MATERIAL PROVIDED

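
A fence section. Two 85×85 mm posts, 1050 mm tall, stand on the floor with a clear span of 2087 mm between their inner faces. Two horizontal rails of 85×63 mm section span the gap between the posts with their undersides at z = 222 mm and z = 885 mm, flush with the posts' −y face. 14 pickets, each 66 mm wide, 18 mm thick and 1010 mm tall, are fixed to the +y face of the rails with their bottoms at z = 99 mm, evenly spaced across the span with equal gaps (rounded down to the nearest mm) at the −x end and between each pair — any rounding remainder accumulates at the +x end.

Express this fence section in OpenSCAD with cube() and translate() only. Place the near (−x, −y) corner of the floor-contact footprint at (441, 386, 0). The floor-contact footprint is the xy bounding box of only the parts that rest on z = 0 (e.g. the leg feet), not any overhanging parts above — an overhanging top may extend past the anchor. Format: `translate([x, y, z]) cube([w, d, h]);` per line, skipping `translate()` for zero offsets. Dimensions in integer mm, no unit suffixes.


translate([441, 386, 0]) cube([85, 85, 1050]);
translate([2613, 386, 0]) cube([85, 85, 1050]);
translate([526, 386, 222]) cube([2087, 85, 63]);
translate([526, 386, 885]) cube([2087, 85, 63]);
translate([603, 471, 99]) cube([66, 18, 1010]);
translate([746, 471, 99]) cube([66, 18, 1010]);
translate([889, 471, 99]) cube([66, 18, 1010]);
translate([1032, 471, 99]) cube([66, 18, 1010]);
translate([1175, 471, 99]) cube([66, 18, 1010]);
translate([1318, 471, 99]) cube([66, 18, 1010]);
translate([1461, 471, 99]) cube([66, 18, 1010]);
translate([1604, 471, 99]) cube([66, 18, 1010]);
translate([1747, 471, 99]) cube([66, 18, 1010]);
translate([1890, 471, 99]) cube([66, 18, 1010]);
translate([2033, 471, 99]) cube([66, 18, 1010]);
translate([2176, 471, 99]) cube([66, 18, 1010]);
translate([2319, 471, 99]) cube([66, 18, 1010]);
translate([2462, 471, 99]) cube([66, 18, 1010]);


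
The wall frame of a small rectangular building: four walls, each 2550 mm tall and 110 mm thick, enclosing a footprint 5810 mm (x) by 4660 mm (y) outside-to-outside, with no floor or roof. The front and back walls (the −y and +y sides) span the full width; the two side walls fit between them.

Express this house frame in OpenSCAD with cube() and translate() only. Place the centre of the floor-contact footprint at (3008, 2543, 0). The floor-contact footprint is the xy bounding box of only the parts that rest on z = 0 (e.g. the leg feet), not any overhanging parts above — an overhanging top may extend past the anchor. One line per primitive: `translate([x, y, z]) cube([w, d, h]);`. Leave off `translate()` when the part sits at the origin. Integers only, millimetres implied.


translate([103, 213, 0]) cube([5810, 110, 2550]);
translate([103, 4763, 0]) cube([5810, 110, 2550]);
translate([103, 323, 0]) cube([110, 4440, 2550]);
translate([5803, 323, 0]) cube([110, 4440, 2550]);


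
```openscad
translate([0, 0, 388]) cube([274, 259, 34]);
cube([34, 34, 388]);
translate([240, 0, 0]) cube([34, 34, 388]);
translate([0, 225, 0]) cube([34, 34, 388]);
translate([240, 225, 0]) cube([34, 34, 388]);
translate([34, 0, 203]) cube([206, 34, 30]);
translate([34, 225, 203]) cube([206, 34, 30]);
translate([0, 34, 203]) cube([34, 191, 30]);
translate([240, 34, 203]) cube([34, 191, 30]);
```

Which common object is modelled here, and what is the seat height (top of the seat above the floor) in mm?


A stool. The seat height is 422 mm.

A 274×259×34 slab at z = 388 on four corner posts — a stool. The seat top is 388 + 34 = 422 mm.


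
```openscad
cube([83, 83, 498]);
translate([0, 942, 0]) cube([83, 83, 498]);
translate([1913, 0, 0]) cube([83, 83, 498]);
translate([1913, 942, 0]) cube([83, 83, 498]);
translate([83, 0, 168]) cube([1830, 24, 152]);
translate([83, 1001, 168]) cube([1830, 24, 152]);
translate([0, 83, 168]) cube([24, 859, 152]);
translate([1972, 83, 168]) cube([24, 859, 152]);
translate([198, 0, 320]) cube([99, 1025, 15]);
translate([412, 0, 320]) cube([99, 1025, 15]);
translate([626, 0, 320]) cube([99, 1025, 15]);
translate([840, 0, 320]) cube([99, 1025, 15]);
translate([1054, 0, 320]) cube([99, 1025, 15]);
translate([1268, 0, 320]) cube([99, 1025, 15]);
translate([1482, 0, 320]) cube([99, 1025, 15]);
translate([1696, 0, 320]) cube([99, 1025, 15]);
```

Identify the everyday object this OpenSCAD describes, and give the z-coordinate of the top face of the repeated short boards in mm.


A bed frame. The slat-top height is 335 mm.

Four posts, four rails, and a row of slats — a bed frame. Slats sit on the rails at z = 168 + 152 = 320; with slat thickness 15, the top is 335 mm.


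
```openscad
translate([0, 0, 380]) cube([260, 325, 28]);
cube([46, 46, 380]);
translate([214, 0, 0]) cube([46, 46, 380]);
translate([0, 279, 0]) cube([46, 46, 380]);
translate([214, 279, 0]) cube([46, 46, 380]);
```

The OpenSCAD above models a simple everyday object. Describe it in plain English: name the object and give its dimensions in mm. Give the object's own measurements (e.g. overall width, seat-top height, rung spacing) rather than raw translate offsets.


A four-legged stool. The seat is a 260×325×28 mm slab whose top surface is at z = 408 mm; four square legs, each 46×46 mm in cross-section, run from the floor (z = 0) to the underside of the seat, each flush with a corner of the seat.


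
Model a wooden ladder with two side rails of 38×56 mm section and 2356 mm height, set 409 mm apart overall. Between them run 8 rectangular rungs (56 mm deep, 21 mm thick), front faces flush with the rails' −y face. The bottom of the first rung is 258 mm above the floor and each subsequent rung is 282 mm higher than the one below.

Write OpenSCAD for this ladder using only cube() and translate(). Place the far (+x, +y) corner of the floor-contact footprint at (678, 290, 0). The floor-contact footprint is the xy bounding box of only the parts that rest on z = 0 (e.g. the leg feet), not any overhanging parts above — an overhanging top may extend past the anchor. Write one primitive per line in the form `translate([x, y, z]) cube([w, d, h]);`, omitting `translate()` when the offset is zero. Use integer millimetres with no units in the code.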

EXERCISE GOAL
Show, from the entries above, every line that includes the string "them".

WRITTEN SOLUTION
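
The wall frame of a small rectangular building: four walls, each 2550 mm tall and 110 mm thick, enclosing a footprint 5810 mm (x) by 4660 mm (y) outside-to-outside, with no floor or roof. The front and back walls (the −y and +y sides) span the full width; the two side walls fit between them.
Model a wooden ladder with two side rails of 38×56 mm section and 2356 mm height, set 409 mm apart overall. Between them run 8 rectangular rungs (56 mm deep, 21 mm thick), front faces flush with the rails' −y face. The bottom of the first rung is 258 mm above the floor and each subsequent rung is 282 mm higher than the one below.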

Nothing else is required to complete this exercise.